### WHAT YOU NEED TO DO:
Your output should be the lines from the one that contains "The variance of" to the end of the listing, transcribed exactly. Include nothing else.

### THE RECORDS:
※ ※ ※

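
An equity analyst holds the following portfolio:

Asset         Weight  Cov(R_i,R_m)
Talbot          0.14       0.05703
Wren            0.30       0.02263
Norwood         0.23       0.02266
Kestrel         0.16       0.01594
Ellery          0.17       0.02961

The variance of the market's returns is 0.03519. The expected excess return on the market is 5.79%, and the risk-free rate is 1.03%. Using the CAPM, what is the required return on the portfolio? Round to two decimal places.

5.57%

β_Talbot = 0.05703 / 0.03519 = 1.6206
β_Wren = 0.02263 / 0.03519 = 0.6431
β_Norwood = 0.02266 / 0.03519 = 0.6439
β_Kestrel = 0.01594 / 0.03519 = 0.4530
β_Ellery = 0.02961 / 0.03519 = 0.8414
β_P = Σ w_i β_i = 0.14×1.6206 + 0.30×0.6431 + 0.23×0.6439 + 0.16×0.4530 + 0.17×0.8414 = 0.7834
E(R_P) = R_f + β_P × MRP = 1.03% + 0.7834 × 5.79% = 5.57%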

※ ※ ※

### RESPONSE TO THIS EXERCISE:
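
The variance of the market's returns is 0.03519. The expected excess return on the market is 5.79%, and the risk-free rate is 1.03%. Using the CAPM, what is the required return on the portfolio? Round to two decimal places.

5.57%

β_Talbot = 0.05703 / 0.03519 = 1.6206
β_Wren = 0.02263 / 0.03519 = 0.6431
β_Norwood = 0.02266 / 0.03519 = 0.6439
β_Kestrel = 0.01594 / 0.03519 = 0.4530
β_Ellery = 0.02961 / 0.03519 = 0.8414
β_P = Σ w_i β_i = 0.14×1.6206 + 0.30×0.6431 + 0.23×0.6439 + 0.16×0.4530 + 0.17×0.8414 = 0.7834
E(R_P) = R_f + β_P × MRP = 1.03% + 0.7834 × 5.79% = 5.57%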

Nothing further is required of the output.